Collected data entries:

#####

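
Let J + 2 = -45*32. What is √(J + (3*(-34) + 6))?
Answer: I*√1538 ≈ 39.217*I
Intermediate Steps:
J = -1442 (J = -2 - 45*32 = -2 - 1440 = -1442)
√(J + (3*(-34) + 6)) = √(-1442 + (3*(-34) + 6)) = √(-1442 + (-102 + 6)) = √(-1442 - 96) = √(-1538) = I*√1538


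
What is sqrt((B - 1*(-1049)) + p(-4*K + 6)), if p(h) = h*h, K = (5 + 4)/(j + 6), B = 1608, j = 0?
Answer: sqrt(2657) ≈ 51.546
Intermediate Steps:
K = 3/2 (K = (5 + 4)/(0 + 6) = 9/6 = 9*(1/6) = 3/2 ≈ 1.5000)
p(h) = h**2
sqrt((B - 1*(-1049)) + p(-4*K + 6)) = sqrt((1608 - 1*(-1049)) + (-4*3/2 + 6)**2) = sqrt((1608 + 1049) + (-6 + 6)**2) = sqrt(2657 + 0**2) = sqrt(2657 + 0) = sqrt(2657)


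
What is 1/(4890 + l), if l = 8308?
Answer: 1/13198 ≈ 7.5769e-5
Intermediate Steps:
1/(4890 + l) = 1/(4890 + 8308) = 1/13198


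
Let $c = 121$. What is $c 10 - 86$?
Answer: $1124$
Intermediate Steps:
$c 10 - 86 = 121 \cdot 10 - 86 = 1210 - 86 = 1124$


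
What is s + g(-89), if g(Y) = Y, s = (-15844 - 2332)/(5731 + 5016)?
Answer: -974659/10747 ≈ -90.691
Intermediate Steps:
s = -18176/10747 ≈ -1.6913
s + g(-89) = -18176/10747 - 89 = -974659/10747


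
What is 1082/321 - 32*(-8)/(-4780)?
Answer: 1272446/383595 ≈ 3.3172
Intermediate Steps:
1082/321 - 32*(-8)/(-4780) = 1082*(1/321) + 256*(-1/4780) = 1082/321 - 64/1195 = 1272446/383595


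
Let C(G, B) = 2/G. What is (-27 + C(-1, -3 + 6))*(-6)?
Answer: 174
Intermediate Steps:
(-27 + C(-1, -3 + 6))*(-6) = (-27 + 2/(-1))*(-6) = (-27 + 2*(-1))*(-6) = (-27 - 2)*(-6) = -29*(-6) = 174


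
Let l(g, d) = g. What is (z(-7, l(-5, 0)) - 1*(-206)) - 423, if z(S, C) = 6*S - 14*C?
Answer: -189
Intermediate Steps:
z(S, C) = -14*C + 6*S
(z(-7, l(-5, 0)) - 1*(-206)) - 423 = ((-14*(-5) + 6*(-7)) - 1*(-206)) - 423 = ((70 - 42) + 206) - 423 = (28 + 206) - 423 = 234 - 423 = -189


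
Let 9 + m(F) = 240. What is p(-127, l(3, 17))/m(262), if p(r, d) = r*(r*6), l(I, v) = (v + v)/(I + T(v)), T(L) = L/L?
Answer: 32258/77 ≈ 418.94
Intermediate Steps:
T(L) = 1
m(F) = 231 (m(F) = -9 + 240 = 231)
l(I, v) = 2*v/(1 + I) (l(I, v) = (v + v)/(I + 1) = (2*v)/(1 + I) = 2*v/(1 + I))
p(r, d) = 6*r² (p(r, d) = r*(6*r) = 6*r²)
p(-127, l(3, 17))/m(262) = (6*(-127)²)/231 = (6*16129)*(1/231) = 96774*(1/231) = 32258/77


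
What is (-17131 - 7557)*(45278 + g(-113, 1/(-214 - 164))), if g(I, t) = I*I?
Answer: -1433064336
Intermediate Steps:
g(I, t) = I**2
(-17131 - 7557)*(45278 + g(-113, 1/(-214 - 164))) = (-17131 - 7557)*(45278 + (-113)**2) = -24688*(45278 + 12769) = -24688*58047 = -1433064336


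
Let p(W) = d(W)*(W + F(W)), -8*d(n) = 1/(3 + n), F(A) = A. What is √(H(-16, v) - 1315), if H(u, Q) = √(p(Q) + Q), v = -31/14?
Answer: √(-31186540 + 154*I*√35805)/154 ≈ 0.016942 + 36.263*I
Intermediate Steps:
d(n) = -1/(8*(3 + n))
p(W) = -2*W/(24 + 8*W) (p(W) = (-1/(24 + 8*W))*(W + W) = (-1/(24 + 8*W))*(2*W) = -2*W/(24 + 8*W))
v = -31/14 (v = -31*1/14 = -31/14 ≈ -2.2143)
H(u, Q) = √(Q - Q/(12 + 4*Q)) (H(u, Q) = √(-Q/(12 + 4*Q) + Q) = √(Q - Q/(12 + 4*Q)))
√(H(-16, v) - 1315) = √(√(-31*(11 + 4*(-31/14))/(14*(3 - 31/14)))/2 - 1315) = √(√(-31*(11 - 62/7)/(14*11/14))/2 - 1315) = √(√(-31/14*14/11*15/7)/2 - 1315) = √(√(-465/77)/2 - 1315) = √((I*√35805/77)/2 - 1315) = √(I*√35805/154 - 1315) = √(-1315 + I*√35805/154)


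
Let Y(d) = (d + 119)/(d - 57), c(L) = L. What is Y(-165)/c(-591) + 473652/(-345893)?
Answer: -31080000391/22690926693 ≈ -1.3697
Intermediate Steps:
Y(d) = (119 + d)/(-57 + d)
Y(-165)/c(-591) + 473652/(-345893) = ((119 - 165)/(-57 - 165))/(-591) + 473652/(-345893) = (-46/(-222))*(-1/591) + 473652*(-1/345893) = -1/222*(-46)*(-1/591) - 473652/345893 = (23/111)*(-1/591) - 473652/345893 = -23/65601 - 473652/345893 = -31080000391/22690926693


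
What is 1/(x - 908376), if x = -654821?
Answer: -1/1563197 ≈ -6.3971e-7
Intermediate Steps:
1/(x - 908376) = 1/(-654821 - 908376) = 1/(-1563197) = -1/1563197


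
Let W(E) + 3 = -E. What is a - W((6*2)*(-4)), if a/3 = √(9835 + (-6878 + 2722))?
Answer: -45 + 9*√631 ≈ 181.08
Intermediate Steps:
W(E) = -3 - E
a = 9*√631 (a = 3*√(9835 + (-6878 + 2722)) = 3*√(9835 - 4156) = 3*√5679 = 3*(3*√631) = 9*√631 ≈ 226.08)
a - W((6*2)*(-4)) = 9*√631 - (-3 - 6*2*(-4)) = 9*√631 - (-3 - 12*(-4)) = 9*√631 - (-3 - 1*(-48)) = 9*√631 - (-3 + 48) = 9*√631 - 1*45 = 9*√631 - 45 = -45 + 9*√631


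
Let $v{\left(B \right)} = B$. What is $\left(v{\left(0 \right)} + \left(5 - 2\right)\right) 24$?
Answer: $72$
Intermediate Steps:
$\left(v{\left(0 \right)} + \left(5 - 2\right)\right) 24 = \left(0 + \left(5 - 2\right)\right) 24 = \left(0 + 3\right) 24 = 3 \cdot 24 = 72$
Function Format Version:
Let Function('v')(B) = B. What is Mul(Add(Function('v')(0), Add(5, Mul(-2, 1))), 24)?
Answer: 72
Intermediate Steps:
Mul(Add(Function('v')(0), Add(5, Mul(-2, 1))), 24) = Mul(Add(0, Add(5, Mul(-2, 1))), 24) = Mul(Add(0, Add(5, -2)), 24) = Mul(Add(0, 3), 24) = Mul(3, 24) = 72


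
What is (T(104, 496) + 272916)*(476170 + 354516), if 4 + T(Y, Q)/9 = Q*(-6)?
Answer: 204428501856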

#####

▶ _Required work_:
Retype only this portion of the data above: the line containing "Answer: I*√1538 ≈ 39.217*I", the line containing "Answer: -974659/10747 ≈ -90.691", and all lines between them, exactly.

▶ _Written solution_:
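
Answer: I*√1538 ≈ 39.217*I
Intermediate Steps:
J = -1442 (J = -2 - 45*32 = -2 - 1440 = -1442)
√(J + (3*(-34) + 6)) = √(-1442 + (3*(-34) + 6)) = √(-1442 + (-102 + 6)) = √(-1442 - 96) = √(-1538) = I*√1538


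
What is sqrt((B - 1*(-1049)) + p(-4*K + 6)), if p(h) = h*h, K = (5 + 4)/(j + 6), B = 1608, j = 0?
Answer: sqrt(2657) ≈ 51.546
Intermediate Steps:
K = 3/2 (K = (5 + 4)/(0 + 6) = 9/6 = 9*(1/6) = 3/2 ≈ 1.5000)
p(h) = h**2
sqrt((B - 1*(-1049)) + p(-4*K + 6)) = sqrt((1608 - 1*(-1049)) + (-4*3/2 + 6)**2) = sqrt((1608 + 1049) + (-6 + 6)**2) = sqrt(2657 + 0**2) = sqrt(2657 + 0) = sqrt(2657)


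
What is 1/(4890 + l), if l = 8308?
Answer: 1/13198 ≈ 7.5769e-5
Intermediate Steps:
1/(4890 + l) = 1/(4890 + 8308) = 1/13198


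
Let $c = 121$. What is $c 10 - 86$?
Answer: $1124$
Intermediate Steps:
$c 10 - 86 = 121 \cdot 10 - 86 = 1210 - 86 = 1124$


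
What is s + g(-89), if g(Y) = Y, s = (-15844 - 2332)/(5731 + 5016)?
Answer: -974659/10747 ≈ -90.691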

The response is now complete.